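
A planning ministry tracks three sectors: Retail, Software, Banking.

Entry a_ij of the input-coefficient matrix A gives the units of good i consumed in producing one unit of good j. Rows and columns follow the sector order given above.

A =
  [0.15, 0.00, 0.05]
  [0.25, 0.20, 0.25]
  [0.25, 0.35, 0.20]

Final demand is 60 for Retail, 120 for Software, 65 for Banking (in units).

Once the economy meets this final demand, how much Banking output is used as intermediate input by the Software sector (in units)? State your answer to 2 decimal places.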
━━━━━━
Only the line that contains "[0.25, 0.35, 0.20]" and the lines after it, through the end of the data above, are to be repeated exactly.

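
  [0.25, 0.35, 0.20]

Final demand is 60 for Retail, 120 for Software, 65 for Banking (in units).

Once the economy meets this final demand, how much Banking output is used as intermediate input by the Software sector (in units)? State your answer to 2 decimal places.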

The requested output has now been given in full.